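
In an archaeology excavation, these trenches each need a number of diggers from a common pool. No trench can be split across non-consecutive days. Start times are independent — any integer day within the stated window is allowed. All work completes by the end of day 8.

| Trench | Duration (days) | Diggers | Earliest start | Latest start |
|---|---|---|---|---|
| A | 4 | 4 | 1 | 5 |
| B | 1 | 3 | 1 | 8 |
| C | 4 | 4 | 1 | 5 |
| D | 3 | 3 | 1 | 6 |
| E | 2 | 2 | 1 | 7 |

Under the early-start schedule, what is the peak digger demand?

16

Early-start schedule: A@1, B@1, C@1, D@1, E@1.
Load per day: day 1: 16, day 2: 13, day 3: 11, day 4: 8, day 5: 0, day 6: 0, day 7: 0, day 8: 0.
Peak is 16.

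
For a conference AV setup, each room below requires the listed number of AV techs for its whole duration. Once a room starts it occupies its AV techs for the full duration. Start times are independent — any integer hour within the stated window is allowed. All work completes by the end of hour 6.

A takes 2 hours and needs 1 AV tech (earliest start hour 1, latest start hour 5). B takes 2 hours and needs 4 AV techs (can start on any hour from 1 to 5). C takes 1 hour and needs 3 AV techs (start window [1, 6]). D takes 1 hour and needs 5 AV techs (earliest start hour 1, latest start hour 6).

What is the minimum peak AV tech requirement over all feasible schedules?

Early-start (A@1, B@1, C@1, D@1) gives peak 13: h1:13  h2:5  h3:0  h4:0  h5:0  h6:0.
Shift C→3, D→4.
Schedule A@1, B@1, C@3, D@4: h1:5  h2:5  h3:3  h4:5  h5:0  h6:0 — peak 5.

5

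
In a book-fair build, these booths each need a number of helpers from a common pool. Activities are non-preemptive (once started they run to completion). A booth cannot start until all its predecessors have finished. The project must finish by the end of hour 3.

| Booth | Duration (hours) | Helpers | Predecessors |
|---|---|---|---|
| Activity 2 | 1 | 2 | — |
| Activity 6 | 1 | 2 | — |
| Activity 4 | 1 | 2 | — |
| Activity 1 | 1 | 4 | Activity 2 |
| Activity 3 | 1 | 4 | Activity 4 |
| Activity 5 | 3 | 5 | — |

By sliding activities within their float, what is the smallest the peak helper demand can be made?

Early-start (Activity 2@1, Activity 6@1, Activity 4@1, Activity 1@2, Activity 3@2, Activity 5@1) gives peak 13: h1:11  h2:13  h3:5.
Shift Activity 3→3.
Schedule Activity 2@1, Activity 6@1, Activity 4@1, Activity 1@2, Activity 3@3, Activity 5@1: h1:11  h2:9  h3:9 — peak 11.

11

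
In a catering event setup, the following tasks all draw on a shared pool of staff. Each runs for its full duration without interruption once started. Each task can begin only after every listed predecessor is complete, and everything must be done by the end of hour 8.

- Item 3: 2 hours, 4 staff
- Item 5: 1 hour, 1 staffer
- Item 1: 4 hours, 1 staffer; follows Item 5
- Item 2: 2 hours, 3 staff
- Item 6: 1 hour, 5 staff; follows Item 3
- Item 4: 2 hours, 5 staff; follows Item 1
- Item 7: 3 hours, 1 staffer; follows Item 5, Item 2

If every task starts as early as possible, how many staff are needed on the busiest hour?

Early-start schedule: Item 3@1, Item 5@1, Item 1@2, Item 2@1, Item 6@3, Item 4@6, Item 7@3.
Load per hour: hour 1: 8, hour 2: 8, hour 3: 7, hour 4: 2, hour 5: 2, hour 6: 5, hour 7: 5, hour 8: 0.
Peak is 8.

8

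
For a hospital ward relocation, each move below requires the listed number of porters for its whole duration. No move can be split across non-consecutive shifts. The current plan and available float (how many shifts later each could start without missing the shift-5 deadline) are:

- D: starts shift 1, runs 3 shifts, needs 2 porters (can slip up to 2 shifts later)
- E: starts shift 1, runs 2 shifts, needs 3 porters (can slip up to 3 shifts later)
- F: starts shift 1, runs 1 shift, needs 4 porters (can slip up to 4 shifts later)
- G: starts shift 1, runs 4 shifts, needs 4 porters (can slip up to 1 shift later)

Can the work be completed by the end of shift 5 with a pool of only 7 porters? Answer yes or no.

yes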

***

Task to carry out:
Restate the listing word for word, but only from its first line through the line with "For a conference", keeping both end lines.

Solution for this exercise:
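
In an archaeology excavation, these trenches each need a number of diggers from a common pool. No trench can be split across non-consecutive days. Start times are independent — any integer day within the stated window is allowed. All work completes by the end of day 8.

| Trench | Duration (days) | Diggers | Earliest start | Latest start |
|---|---|---|---|---|
| A | 4 | 4 | 1 | 5 |
| B | 1 | 3 | 1 | 8 |
| C | 4 | 4 | 1 | 5 |
| D | 3 | 3 | 1 | 6 |
| E | 2 | 2 | 1 | 7 |

Under the early-start schedule, what is the peak digger demand?

16

Early-start schedule: A@1, B@1, C@1, D@1, E@1.
Load per day: day 1: 16, day 2: 13, day 3: 11, day 4: 8, day 5: 0, day 6: 0, day 7: 0, day 8: 0.
Peak is 16.

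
For a conference AV setup, each room below requires the listed number of AV techs for its whole duration. Once a room starts it occupies its AV techs for the full duration. Start times are independent — any integer hour within the stated window is allowed. All work completes by the end of hour 6.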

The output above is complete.